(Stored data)
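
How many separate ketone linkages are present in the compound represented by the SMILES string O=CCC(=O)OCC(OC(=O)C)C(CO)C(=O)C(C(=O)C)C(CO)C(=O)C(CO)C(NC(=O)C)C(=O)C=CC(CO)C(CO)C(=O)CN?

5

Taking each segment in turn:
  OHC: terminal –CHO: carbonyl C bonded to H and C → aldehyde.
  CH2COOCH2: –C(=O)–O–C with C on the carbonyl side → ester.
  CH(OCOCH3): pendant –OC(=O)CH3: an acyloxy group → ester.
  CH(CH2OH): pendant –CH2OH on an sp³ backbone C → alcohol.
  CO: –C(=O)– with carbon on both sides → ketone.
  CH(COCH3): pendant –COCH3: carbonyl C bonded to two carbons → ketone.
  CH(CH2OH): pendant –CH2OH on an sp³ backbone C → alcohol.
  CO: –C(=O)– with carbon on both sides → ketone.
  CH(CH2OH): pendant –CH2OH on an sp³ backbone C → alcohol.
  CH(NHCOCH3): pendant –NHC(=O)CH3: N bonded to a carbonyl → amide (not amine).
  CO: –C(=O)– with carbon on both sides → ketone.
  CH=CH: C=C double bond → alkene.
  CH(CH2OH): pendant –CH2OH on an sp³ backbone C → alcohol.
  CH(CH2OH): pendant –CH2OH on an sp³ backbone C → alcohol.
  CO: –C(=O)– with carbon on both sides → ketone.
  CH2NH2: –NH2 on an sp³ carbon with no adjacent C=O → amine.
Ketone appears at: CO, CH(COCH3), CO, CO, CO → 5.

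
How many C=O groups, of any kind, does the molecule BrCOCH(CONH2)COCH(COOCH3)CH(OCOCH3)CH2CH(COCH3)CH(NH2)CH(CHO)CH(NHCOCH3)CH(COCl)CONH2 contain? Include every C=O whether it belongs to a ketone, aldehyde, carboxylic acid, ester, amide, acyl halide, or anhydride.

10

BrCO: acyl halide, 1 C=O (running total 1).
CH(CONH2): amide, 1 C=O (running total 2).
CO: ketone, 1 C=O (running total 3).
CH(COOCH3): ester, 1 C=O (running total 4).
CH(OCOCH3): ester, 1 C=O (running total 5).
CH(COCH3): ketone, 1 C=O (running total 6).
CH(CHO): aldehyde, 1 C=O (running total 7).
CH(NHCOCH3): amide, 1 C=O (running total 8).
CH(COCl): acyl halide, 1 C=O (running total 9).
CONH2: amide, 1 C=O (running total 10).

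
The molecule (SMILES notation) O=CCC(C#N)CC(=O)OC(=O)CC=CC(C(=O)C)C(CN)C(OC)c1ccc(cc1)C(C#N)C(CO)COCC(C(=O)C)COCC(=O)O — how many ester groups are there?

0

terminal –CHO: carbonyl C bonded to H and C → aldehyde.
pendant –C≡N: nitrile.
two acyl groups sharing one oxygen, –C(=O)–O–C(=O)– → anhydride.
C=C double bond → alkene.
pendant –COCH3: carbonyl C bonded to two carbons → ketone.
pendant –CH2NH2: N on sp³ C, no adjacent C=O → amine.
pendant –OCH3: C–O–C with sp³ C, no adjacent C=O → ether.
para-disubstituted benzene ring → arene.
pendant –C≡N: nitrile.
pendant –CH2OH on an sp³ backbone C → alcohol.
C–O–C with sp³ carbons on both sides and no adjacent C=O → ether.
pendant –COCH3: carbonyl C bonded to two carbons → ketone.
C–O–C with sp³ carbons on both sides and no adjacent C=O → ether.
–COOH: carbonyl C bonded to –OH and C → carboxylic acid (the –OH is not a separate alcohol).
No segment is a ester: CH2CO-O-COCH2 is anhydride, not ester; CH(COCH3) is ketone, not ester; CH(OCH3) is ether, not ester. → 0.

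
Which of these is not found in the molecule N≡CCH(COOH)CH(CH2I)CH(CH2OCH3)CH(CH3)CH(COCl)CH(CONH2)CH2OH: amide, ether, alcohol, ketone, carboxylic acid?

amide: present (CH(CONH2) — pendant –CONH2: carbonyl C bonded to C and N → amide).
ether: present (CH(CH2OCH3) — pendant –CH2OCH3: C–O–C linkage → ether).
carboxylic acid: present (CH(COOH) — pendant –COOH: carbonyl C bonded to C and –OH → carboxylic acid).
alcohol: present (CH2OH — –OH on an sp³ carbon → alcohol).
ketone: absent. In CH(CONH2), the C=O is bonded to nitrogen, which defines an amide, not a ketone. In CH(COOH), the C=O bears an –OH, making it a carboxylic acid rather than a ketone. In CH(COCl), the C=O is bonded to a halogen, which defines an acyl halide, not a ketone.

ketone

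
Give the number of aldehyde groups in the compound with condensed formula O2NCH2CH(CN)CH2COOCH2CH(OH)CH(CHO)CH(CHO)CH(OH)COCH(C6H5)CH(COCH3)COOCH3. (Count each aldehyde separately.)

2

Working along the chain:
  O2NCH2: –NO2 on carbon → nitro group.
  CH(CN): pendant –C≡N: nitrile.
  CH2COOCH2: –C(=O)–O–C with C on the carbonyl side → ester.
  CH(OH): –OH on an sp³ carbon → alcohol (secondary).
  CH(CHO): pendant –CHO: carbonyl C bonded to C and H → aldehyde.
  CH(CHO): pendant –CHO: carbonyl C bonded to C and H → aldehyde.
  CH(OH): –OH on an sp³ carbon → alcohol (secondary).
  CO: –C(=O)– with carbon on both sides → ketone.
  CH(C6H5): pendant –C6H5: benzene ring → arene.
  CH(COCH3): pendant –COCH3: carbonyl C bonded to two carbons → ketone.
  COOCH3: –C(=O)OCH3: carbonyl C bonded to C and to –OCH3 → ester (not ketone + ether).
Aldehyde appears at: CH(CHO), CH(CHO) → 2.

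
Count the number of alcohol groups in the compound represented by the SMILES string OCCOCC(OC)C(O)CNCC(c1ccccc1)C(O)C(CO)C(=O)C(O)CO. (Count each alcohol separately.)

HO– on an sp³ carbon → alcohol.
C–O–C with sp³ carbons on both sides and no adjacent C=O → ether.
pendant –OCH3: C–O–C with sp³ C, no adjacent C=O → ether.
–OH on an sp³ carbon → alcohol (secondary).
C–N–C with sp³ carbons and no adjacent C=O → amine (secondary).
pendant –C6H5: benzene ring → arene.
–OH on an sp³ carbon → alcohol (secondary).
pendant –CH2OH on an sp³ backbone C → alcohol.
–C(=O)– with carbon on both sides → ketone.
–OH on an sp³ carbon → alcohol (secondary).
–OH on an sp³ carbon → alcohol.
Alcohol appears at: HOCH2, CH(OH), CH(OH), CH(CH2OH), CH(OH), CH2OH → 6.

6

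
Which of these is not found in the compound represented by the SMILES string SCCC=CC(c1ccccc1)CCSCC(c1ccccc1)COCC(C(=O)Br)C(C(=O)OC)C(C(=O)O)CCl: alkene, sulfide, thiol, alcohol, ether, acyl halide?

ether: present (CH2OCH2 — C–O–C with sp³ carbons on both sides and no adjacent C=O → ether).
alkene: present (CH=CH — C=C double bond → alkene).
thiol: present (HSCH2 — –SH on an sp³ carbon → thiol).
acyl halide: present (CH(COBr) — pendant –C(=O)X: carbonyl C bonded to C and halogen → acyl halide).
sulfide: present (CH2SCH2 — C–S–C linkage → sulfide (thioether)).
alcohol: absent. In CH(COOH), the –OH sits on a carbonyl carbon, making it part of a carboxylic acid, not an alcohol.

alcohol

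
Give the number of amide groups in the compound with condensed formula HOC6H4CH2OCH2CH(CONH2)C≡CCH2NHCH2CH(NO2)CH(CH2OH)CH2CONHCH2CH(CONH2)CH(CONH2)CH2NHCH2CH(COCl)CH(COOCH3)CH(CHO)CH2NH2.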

• **What to produce**: Using the data above, repeat every line exactly.

• **Written answer**:
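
How many separate ketone linkages are present in the compound represented by the SMILES string O=CCC(=O)OCC(OC(=O)C)C(CO)C(=O)C(C(=O)C)C(CO)C(=O)C(CO)C(NC(=O)C)C(=O)C=CC(CO)C(CO)C(=O)CN?

5

Taking each segment in turn:
  OHC: terminal –CHO: carbonyl C bonded to H and C → aldehyde.
  CH2COOCH2: –C(=O)–O–C with C on the carbonyl side → ester.
  CH(OCOCH3): pendant –OC(=O)CH3: an acyloxy group → ester.
  CH(CH2OH): pendant –CH2OH on an sp³ backbone C → alcohol.
  CO: –C(=O)– with carbon on both sides → ketone.
  CH(COCH3): pendant –COCH3: carbonyl C bonded to two carbons → ketone.
  CH(CH2OH): pendant –CH2OH on an sp³ backbone C → alcohol.
  CO: –C(=O)– with carbon on both sides → ketone.
  CH(CH2OH): pendant –CH2OH on an sp³ backbone C → alcohol.
  CH(NHCOCH3): pendant –NHC(=O)CH3: N bonded to a carbonyl → amide (not amine).
  CO: –C(=O)– with carbon on both sides → ketone.
  CH=CH: C=C double bond → alkene.
  CH(CH2OH): pendant –CH2OH on an sp³ backbone C → alcohol.
  CH(CH2OH): pendant –CH2OH on an sp³ backbone C → alcohol.
  CO: –C(=O)– with carbon on both sides → ketone.
  CH2NH2: –NH2 on an sp³ carbon with no adjacent C=O → amine.
Ketone appears at: CO, CH(COCH3), CO, CO, CO → 5.

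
How many C=O groups, of any kind, does the molecule BrCOCH(CONH2)COCH(COOCH3)CH(OCOCH3)CH2CH(COCH3)CH(NH2)CH(CHO)CH(NHCOCH3)CH(COCl)CONH2 contain? Include every C=O whether it belongs to a ketone, aldehyde, carboxylic acid, ester, amide, acyl halide, or anhydride.

10

BrCO: acyl halide, 1 C=O (running total 1).
CH(CONH2): amide, 1 C=O (running total 2).
CO: ketone, 1 C=O (running total 3).
CH(COOCH3): ester, 1 C=O (running total 4).
CH(OCOCH3): ester, 1 C=O (running total 5).
CH(COCH3): ketone, 1 C=O (running total 6).
CH(CHO): aldehyde, 1 C=O (running total 7).
CH(NHCOCH3): amide, 1 C=O (running total 8).
CH(COCl): acyl halide, 1 C=O (running total 9).
CONH2: amide, 1 C=O (running total 10).

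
The molecule (SMILES notation) O=CCC(C#N)CC(=O)OC(=O)CC=CC(C(=O)C)C(CN)C(OC)c1ccc(cc1)C(C#N)C(CO)COCC(C(=O)C)COCC(=O)O — how many ester groups are there?

0

terminal –CHO: carbonyl C bonded to H and C → aldehyde.
pendant –C≡N: nitrile.
two acyl groups sharing one oxygen, –C(=O)–O–C(=O)– → anhydride.
C=C double bond → alkene.
pendant –COCH3: carbonyl C bonded to two carbons → ketone.
pendant –CH2NH2: N on sp³ C, no adjacent C=O → amine.
pendant –OCH3: C–O–C with sp³ C, no adjacent C=O → ether.
para-disubstituted benzene ring → arene.
pendant –C≡N: nitrile.
pendant –CH2OH on an sp³ backbone C → alcohol.
C–O–C with sp³ carbons on both sides and no adjacent C=O → ether.
pendant –COCH3: carbonyl C bonded to two carbons → ketone.
C–O–C with sp³ carbons on both sides and no adjacent C=O → ether.
–COOH: carbonyl C bonded to –OH and C → carboxylic acid (the –OH is not a separate alcohol).
No segment is a ester: CH2CO-O-COCH2 is anhydride, not ester; CH(COCH3) is ketone, not ester; CH(OCH3) is ether, not ester. → 0.

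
Which of these is not found in the molecule N≡CCH(COOH)CH(CH2I)CH(CH2OCH3)CH(CH3)CH(COCl)CH(CONH2)CH2OH: amide, ether, alcohol, ketone, carboxylic acid?

amide: present (CH(CONH2) — pendant –CONH2: carbonyl C bonded to C and N → amide).
ether: present (CH(CH2OCH3) — pendant –CH2OCH3: C–O–C linkage → ether).
carboxylic acid: present (CH(COOH) — pendant –COOH: carbonyl C bonded to C and –OH → carboxylic acid).
alcohol: present (CH2OH — –OH on an sp³ carbon → alcohol).
ketone: absent. In CH(CONH2), the C=O is bonded to nitrogen, which defines an amide, not a ketone. In CH(COOH), the C=O bears an –OH, making it a carboxylic acid rather than a ketone. In CH(COCl), the C=O is bonded to a halogen, which defines an acyl halide, not a ketone.

ketone

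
Give the number of aldehyde groups in the compound with condensed formula O2NCH2CH(CN)CH2COOCH2CH(OH)CH(CHO)CH(CHO)CH(OH)COCH(C6H5)CH(COCH3)COOCH3. (Count each aldehyde separately.)

2

Working along the chain:
  O2NCH2: –NO2 on carbon → nitro group.
  CH(CN): pendant –C≡N: nitrile.
  CH2COOCH2: –C(=O)–O–C with C on the carbonyl side → ester.
  CH(OH): –OH on an sp³ carbon → alcohol (secondary).
  CH(CHO): pendant –CHO: carbonyl C bonded to C and H → aldehyde.
  CH(CHO): pendant –CHO: carbonyl C bonded to C and H → aldehyde.
  CH(OH): –OH on an sp³ carbon → alcohol (secondary).
  CO: –C(=O)– with carbon on both sides → ketone.
  CH(C6H5): pendant –C6H5: benzene ring → arene.
  CH(COCH3): pendant –COCH3: carbonyl C bonded to two carbons → ketone.
  COOCH3: –C(=O)OCH3: carbonyl C bonded to C and to –OCH3 → ester (not ketone + ether).
Aldehyde appears at: CH(CHO), CH(CHO) → 2.

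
Count the number of alcohol groups in the compound represented by the SMILES string OCCOCC(OC)C(O)CNCC(c1ccccc1)C(O)C(CO)C(=O)C(O)CO. (Count each alcohol separately.)

HO– on an sp³ carbon → alcohol.
C–O–C with sp³ carbons on both sides and no adjacent C=O → ether.
pendant –OCH3: C–O–C with sp³ C, no adjacent C=O → ether.
–OH on an sp³ carbon → alcohol (secondary).
C–N–C with sp³ carbons and no adjacent C=O → amine (secondary).
pendant –C6H5: benzene ring → arene.
–OH on an sp³ carbon → alcohol (secondary).
pendant –CH2OH on an sp³ backbone C → alcohol.
–C(=O)– with carbon on both sides → ketone.
–OH on an sp³ carbon → alcohol (secondary).
–OH on an sp³ carbon → alcohol.
Alcohol appears at: HOCH2, CH(OH), CH(OH), CH(CH2OH), CH(OH), CH2OH → 6.

6

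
Which of these is not found in the compound represented by the SMILES string SCCC=CC(c1ccccc1)CCSCC(c1ccccc1)COCC(C(=O)Br)C(C(=O)OC)C(C(=O)O)CCl: alkene, sulfide, thiol, alcohol, ether, acyl halide?

ether: present (CH2OCH2 — C–O–C with sp³ carbons on both sides and no adjacent C=O → ether).
alkene: present (CH=CH — C=C double bond → alkene).
thiol: present (HSCH2 — –SH on an sp³ carbon → thiol).
acyl halide: present (CH(COBr) — pendant –C(=O)X: carbonyl C bonded to C and halogen → acyl halide).
sulfide: present (CH2SCH2 — C–S–C linkage → sulfide (thioether)).
alcohol: absent. In CH(COOH), the –OH sits on a carbonyl carbon, making it part of a carboxylic acid, not an alcohol.

alcohol

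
Give the number of amide groups in the compound with condensed formula HOC6H4CH2OCH2CH(CONH2)C≡CCH2NHCH2CH(NO2)CH(CH2OH)CH2CONHCH2CH(CONH2)CH(CONH2)CH2NHCH2CH(COCl)CH(COOCH3)CH(CHO)CH2NH2.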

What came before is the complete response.